* **What you need to do**: Reproduce each record exactly.

* **Source data**:
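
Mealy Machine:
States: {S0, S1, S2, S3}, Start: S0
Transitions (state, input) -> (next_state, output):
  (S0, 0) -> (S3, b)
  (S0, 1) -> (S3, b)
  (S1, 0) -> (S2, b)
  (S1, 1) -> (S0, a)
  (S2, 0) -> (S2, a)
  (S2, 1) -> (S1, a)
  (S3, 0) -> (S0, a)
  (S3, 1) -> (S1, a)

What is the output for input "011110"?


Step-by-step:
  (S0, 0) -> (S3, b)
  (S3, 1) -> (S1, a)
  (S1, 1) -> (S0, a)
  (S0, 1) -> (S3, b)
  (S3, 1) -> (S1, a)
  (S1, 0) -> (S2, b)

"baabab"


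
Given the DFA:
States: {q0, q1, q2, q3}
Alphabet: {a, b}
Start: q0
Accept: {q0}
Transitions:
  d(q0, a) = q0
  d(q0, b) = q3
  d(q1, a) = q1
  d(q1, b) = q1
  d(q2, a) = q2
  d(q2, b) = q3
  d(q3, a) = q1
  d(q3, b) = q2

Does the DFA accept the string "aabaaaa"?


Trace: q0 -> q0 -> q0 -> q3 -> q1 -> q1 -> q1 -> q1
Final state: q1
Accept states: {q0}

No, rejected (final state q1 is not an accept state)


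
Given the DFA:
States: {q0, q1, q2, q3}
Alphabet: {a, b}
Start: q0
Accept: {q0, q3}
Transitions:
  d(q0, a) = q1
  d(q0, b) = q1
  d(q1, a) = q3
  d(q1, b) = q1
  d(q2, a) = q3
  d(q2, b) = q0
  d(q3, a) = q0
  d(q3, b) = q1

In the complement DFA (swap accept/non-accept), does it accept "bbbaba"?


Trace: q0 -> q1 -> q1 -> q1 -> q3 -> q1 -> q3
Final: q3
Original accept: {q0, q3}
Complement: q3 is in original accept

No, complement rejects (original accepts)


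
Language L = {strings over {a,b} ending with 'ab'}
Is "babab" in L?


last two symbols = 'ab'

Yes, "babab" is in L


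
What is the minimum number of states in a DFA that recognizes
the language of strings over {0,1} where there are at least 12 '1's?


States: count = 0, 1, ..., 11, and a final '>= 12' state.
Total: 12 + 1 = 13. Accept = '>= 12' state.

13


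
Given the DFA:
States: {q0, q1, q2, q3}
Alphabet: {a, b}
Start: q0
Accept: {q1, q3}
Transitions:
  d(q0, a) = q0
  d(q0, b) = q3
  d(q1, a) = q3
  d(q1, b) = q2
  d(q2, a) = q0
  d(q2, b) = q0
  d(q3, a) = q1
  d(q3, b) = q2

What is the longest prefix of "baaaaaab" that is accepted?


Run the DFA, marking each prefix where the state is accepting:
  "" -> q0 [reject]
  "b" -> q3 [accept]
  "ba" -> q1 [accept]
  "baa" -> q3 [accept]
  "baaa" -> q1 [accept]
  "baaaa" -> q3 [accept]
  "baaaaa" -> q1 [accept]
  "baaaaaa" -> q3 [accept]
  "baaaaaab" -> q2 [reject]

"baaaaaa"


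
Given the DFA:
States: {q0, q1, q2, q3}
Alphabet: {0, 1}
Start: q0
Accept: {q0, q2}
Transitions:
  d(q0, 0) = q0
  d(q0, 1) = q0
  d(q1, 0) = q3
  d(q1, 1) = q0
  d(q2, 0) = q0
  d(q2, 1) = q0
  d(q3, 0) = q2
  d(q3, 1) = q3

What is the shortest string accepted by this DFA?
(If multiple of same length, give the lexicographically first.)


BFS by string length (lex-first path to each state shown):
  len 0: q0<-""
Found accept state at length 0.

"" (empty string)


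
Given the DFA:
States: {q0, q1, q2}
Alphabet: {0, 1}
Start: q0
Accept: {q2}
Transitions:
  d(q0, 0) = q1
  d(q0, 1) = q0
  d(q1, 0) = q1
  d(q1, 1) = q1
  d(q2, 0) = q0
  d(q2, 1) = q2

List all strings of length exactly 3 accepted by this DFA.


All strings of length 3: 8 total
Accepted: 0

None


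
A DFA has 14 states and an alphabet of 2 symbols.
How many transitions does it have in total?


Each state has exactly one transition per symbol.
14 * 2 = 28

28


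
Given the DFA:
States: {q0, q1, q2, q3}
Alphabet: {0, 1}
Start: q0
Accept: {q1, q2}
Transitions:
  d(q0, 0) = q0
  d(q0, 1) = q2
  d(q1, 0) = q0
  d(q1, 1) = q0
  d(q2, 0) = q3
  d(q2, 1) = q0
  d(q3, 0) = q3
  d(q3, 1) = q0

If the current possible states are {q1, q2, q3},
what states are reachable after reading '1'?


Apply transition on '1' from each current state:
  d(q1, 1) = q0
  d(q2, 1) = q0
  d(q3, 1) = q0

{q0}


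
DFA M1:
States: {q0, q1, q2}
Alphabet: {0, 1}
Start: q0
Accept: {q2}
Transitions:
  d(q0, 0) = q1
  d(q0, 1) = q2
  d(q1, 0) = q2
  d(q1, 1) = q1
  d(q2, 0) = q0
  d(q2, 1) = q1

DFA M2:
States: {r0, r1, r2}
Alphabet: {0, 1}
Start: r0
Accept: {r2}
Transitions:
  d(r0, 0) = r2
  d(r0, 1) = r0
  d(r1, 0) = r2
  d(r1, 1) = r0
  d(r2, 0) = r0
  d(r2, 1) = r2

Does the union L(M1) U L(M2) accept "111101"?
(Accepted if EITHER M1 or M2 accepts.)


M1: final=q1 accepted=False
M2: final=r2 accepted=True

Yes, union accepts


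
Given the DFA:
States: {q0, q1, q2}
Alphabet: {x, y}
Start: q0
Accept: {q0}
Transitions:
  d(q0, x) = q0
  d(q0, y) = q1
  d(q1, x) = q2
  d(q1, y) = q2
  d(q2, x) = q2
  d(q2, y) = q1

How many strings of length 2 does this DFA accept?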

* **Answer box**:
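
Mealy Machine:
States: {S0, S1, S2, S3}, Start: S0
Transitions (state, input) -> (next_state, output):
  (S0, 0) -> (S3, b)
  (S0, 1) -> (S3, b)
  (S1, 0) -> (S2, b)
  (S1, 1) -> (S0, a)
  (S2, 0) -> (S2, a)
  (S2, 1) -> (S1, a)
  (S3, 0) -> (S0, a)
  (S3, 1) -> (S1, a)

What is the output for input "011110"?


Step-by-step:
  (S0, 0) -> (S3, b)
  (S3, 1) -> (S1, a)
  (S1, 1) -> (S0, a)
  (S0, 1) -> (S3, b)
  (S3, 1) -> (S1, a)
  (S1, 0) -> (S2, b)

"baabab"


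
Given the DFA:
States: {q0, q1, q2, q3}
Alphabet: {a, b}
Start: q0
Accept: {q0}
Transitions:
  d(q0, a) = q0
  d(q0, b) = q3
  d(q1, a) = q1
  d(q1, b) = q1
  d(q2, a) = q2
  d(q2, b) = q3
  d(q3, a) = q1
  d(q3, b) = q2

Does the DFA accept the string "aabaaaa"?


Trace: q0 -> q0 -> q0 -> q3 -> q1 -> q1 -> q1 -> q1
Final state: q1
Accept states: {q0}

No, rejected (final state q1 is not an accept state)


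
Given the DFA:
States: {q0, q1, q2, q3}
Alphabet: {a, b}
Start: q0
Accept: {q0, q3}
Transitions:
  d(q0, a) = q1
  d(q0, b) = q1
  d(q1, a) = q3
  d(q1, b) = q1
  d(q2, a) = q3
  d(q2, b) = q0
  d(q3, a) = q0
  d(q3, b) = q1

In the complement DFA (swap accept/non-accept), does it accept "bbbaba"?


Trace: q0 -> q1 -> q1 -> q1 -> q3 -> q1 -> q3
Final: q3
Original accept: {q0, q3}
Complement: q3 is in original accept

No, complement rejects (original accepts)


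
Language L = {strings over {a,b} ending with 'ab'}
Is "babab" in L?


last two symbols = 'ab'

Yes, "babab" is in L


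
What is the minimum number of states in a DFA that recognizes
the language of strings over {0,1} where there are at least 12 '1's?


States: count = 0, 1, ..., 11, and a final '>= 12' state.
Total: 12 + 1 = 13. Accept = '>= 12' state.

13


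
Given the DFA:
States: {q0, q1, q2, q3}
Alphabet: {a, b}
Start: q0
Accept: {q1, q3}
Transitions:
  d(q0, a) = q0
  d(q0, b) = q3
  d(q1, a) = q3
  d(q1, b) = q2
  d(q2, a) = q0
  d(q2, b) = q0
  d(q3, a) = q1
  d(q3, b) = q2

What is the longest prefix of "baaaaaab" that is accepted?


Run the DFA, marking each prefix where the state is accepting:
  "" -> q0 [reject]
  "b" -> q3 [accept]
  "ba" -> q1 [accept]
  "baa" -> q3 [accept]
  "baaa" -> q1 [accept]
  "baaaa" -> q3 [accept]
  "baaaaa" -> q1 [accept]
  "baaaaaa" -> q3 [accept]
  "baaaaaab" -> q2 [reject]

"baaaaaa"


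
Given the DFA:
States: {q0, q1, q2, q3}
Alphabet: {0, 1}
Start: q0
Accept: {q0, q2}
Transitions:
  d(q0, 0) = q0
  d(q0, 1) = q0
  d(q1, 0) = q3
  d(q1, 1) = q0
  d(q2, 0) = q0
  d(q2, 1) = q0
  d(q3, 0) = q2
  d(q3, 1) = q3

What is the shortest string accepted by this DFA?
(If multiple of same length, give the lexicographically first.)


BFS by string length (lex-first path to each state shown):
  len 0: q0<-""
Found accept state at length 0.

"" (empty string)


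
Given the DFA:
States: {q0, q1, q2}
Alphabet: {0, 1}
Start: q0
Accept: {q2}
Transitions:
  d(q0, 0) = q1
  d(q0, 1) = q0
  d(q1, 0) = q1
  d(q1, 1) = q1
  d(q2, 0) = q0
  d(q2, 1) = q2

List all strings of length exactly 3 accepted by this DFA.


All strings of length 3: 8 total
Accepted: 0

None


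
A DFA has 14 states and an alphabet of 2 symbols.
How many transitions does it have in total?


Each state has exactly one transition per symbol.
14 * 2 = 28

28


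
Given the DFA:
States: {q0, q1, q2, q3}
Alphabet: {0, 1}
Start: q0
Accept: {q1, q2}
Transitions:
  d(q0, 0) = q0
  d(q0, 1) = q2
  d(q1, 0) = q0
  d(q1, 1) = q0
  d(q2, 0) = q3
  d(q2, 1) = q0
  d(q3, 0) = q3
  d(q3, 1) = q0

If the current possible states are {q1, q2, q3},
what states are reachable after reading '1'?


Apply transition on '1' from each current state:
  d(q1, 1) = q0
  d(q2, 1) = q0
  d(q3, 1) = q0

{q0}


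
DFA M1:
States: {q0, q1, q2}
Alphabet: {0, 1}
Start: q0
Accept: {q2}
Transitions:
  d(q0, 0) = q1
  d(q0, 1) = q2
  d(q1, 0) = q2
  d(q1, 1) = q1
  d(q2, 0) = q0
  d(q2, 1) = q1

DFA M2:
States: {r0, r1, r2}
Alphabet: {0, 1}
Start: r0
Accept: {r2}
Transitions:
  d(r0, 0) = r2
  d(r0, 1) = r0
  d(r1, 0) = r2
  d(r1, 1) = r0
  d(r2, 0) = r0
  d(r2, 1) = r2

Does the union L(M1) U L(M2) accept "111101"?
(Accepted if EITHER M1 or M2 accepts.)


M1: final=q1 accepted=False
M2: final=r2 accepted=True

Yes, union accepts


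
Given the DFA:
States: {q0, q1, q2}
Alphabet: {x, y}
Start: q0
Accept: {q0}
Transitions:
  d(q0, x) = q0
  d(q0, y) = q1
  d(q1, x) = q2
  d(q1, y) = q2
  d(q2, x) = q2
  d(q2, y) = q1

How many strings of length 2 does this DFA accept?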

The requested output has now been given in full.